**Task statement**
Retype each entry exactly.

|---|

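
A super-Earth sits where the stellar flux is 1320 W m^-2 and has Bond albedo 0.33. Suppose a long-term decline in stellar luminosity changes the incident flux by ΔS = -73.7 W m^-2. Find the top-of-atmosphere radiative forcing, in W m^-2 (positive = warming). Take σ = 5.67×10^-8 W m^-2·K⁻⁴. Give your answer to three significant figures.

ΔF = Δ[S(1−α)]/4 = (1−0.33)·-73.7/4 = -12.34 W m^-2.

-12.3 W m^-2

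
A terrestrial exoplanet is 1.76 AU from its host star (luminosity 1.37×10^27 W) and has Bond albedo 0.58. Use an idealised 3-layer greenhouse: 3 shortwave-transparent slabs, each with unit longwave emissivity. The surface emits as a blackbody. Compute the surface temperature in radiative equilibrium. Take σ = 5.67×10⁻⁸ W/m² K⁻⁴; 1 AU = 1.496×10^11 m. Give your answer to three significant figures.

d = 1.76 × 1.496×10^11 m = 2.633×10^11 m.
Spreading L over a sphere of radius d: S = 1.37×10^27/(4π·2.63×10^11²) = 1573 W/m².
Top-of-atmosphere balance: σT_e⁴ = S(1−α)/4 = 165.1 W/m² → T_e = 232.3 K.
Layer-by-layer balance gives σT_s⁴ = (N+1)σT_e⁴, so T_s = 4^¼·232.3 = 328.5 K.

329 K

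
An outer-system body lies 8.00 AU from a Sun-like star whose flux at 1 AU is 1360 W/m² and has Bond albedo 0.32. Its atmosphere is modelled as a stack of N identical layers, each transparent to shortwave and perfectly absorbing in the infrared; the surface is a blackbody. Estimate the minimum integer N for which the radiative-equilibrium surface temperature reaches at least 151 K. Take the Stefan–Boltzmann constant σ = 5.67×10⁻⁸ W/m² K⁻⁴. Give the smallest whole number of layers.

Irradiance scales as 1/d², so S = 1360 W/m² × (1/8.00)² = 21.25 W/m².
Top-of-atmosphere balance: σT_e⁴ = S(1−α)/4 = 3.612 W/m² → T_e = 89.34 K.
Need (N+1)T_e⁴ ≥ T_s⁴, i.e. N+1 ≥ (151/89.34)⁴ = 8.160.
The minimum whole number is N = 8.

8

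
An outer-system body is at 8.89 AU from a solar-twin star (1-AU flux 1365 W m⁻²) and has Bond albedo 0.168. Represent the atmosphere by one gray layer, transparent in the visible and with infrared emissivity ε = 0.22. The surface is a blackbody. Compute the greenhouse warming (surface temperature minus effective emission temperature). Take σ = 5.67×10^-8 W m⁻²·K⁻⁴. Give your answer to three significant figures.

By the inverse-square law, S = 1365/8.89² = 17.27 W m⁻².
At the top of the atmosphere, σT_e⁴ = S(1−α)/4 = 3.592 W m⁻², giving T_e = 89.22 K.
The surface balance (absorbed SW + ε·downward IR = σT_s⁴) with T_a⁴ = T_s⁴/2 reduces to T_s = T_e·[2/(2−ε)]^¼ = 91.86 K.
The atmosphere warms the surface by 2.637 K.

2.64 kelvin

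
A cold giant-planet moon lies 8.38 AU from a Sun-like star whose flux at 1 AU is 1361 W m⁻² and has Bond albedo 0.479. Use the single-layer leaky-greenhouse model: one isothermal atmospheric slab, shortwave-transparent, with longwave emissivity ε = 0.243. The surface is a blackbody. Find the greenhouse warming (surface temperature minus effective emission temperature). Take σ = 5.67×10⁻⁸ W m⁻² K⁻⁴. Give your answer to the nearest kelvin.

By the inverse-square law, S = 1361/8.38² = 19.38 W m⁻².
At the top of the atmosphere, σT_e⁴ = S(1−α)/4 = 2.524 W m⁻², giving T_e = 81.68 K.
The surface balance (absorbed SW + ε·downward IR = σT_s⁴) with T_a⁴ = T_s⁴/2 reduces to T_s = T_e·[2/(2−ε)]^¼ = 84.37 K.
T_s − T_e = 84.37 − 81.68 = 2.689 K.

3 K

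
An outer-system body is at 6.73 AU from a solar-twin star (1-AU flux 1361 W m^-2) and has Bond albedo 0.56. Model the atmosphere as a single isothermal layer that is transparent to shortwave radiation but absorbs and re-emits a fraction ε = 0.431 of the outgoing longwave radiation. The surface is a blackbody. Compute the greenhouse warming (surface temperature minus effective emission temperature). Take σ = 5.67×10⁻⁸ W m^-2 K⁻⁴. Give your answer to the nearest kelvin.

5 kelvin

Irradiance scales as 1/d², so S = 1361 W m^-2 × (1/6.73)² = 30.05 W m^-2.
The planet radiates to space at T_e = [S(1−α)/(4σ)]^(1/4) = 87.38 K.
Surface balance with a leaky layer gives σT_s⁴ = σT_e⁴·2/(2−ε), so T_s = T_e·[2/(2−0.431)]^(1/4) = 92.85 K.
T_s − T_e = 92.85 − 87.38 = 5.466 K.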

|---|

**Answer below**
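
A super-Earth sits where the stellar flux is 1320 W m^-2 and has Bond albedo 0.33. Suppose a long-term decline in stellar luminosity changes the incident flux by ΔS = -73.7 W m^-2. Find the top-of-atmosphere radiative forcing, in W m^-2 (positive = warming). Take σ = 5.67×10^-8 W m^-2·K⁻⁴. Give your answer to three significant figures.

ΔF = Δ[S(1−α)]/4 = (1−0.33)·-73.7/4 = -12.34 W m^-2.

-12.3 W m^-2

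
A terrestrial exoplanet is 1.76 AU from its host star (luminosity 1.37×10^27 W) and has Bond albedo 0.58. Use an idealised 3-layer greenhouse: 3 shortwave-transparent slabs, each with unit longwave emissivity. The surface emits as a blackbody. Compute the surface temperature in radiative equilibrium. Take σ = 5.67×10⁻⁸ W/m² K⁻⁴; 1 AU = 1.496×10^11 m. Give your answer to three significant figures.

d = 1.76 × 1.496×10^11 m = 2.633×10^11 m.
Spreading L over a sphere of radius d: S = 1.37×10^27/(4π·2.63×10^11²) = 1573 W/m².
Top-of-atmosphere balance: σT_e⁴ = S(1−α)/4 = 165.1 W/m² → T_e = 232.3 K.
Layer-by-layer balance gives σT_s⁴ = (N+1)σT_e⁴, so T_s = 4^¼·232.3 = 328.5 K.

329 K

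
An outer-system body lies 8.00 AU from a Sun-like star whose flux at 1 AU is 1360 W/m² and has Bond albedo 0.32. Its atmosphere is modelled as a stack of N identical layers, each transparent to shortwave and perfectly absorbing in the infrared; the surface is a blackbody. Estimate the minimum integer N for which the radiative-equilibrium surface temperature reaches at least 151 K. Take the Stefan–Boltzmann constant σ = 5.67×10⁻⁸ W/m² K⁻⁴. Give the smallest whole number of layers.

Irradiance scales as 1/d², so S = 1360 W/m² × (1/8.00)² = 21.25 W/m².
Top-of-atmosphere balance: σT_e⁴ = S(1−α)/4 = 3.612 W/m² → T_e = 89.34 K.
Need (N+1)T_e⁴ ≥ T_s⁴, i.e. N+1 ≥ (151/89.34)⁴ = 8.160.
The minimum whole number is N = 8.

8

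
An outer-system body is at 8.89 AU from a solar-twin star (1-AU flux 1365 W m⁻²) and has Bond albedo 0.168. Represent the atmosphere by one gray layer, transparent in the visible and with infrared emissivity ε = 0.22. The surface is a blackbody. Compute the greenhouse warming (surface temperature minus effective emission temperature). Take σ = 5.67×10^-8 W m⁻²·K⁻⁴. Give your answer to three significant figures.

By the inverse-square law, S = 1365/8.89² = 17.27 W m⁻².
At the top of the atmosphere, σT_e⁴ = S(1−α)/4 = 3.592 W m⁻², giving T_e = 89.22 K.
The surface balance (absorbed SW + ε·downward IR = σT_s⁴) with T_a⁴ = T_s⁴/2 reduces to T_s = T_e·[2/(2−ε)]^¼ = 91.86 K.
The atmosphere warms the surface by 2.637 K.

2.64 kelvin

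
A cold giant-planet moon lies 8.38 AU from a Sun-like star whose flux at 1 AU is 1361 W m⁻² and has Bond albedo 0.479. Use the single-layer leaky-greenhouse model: one isothermal atmospheric slab, shortwave-transparent, with longwave emissivity ε = 0.243. The surface is a blackbody. Find the greenhouse warming (surface temperature minus effective emission temperature). Take σ = 5.67×10⁻⁸ W m⁻² K⁻⁴. Give your answer to the nearest kelvin.

By the inverse-square law, S = 1361/8.38² = 19.38 W m⁻².
At the top of the atmosphere, σT_e⁴ = S(1−α)/4 = 2.524 W m⁻², giving T_e = 81.68 K.
The surface balance (absorbed SW + ε·downward IR = σT_s⁴) with T_a⁴ = T_s⁴/2 reduces to T_s = T_e·[2/(2−ε)]^¼ = 84.37 K.
T_s − T_e = 84.37 − 81.68 = 2.689 K.

3 K

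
An outer-system body is at 6.73 AU from a solar-twin star (1-AU flux 1361 W m^-2) and has Bond albedo 0.56. Model the atmosphere as a single isothermal layer that is transparent to shortwave radiation but absorbs and re-emits a fraction ε = 0.431 of the outgoing longwave radiation. The surface is a blackbody. Compute the greenhouse warming (surface temperature minus effective emission temperature). Take σ = 5.67×10⁻⁸ W m^-2 K⁻⁴. Give your answer to the nearest kelvin.

5 kelvin

Irradiance scales as 1/d², so S = 1361 W m^-2 × (1/6.73)² = 30.05 W m^-2.
The planet radiates to space at T_e = [S(1−α)/(4σ)]^(1/4) = 87.38 K.
Surface balance with a leaky layer gives σT_s⁴ = σT_e⁴·2/(2−ε), so T_s = T_e·[2/(2−0.431)]^(1/4) = 92.85 K.
T_s − T_e = 92.85 − 87.38 = 5.466 K.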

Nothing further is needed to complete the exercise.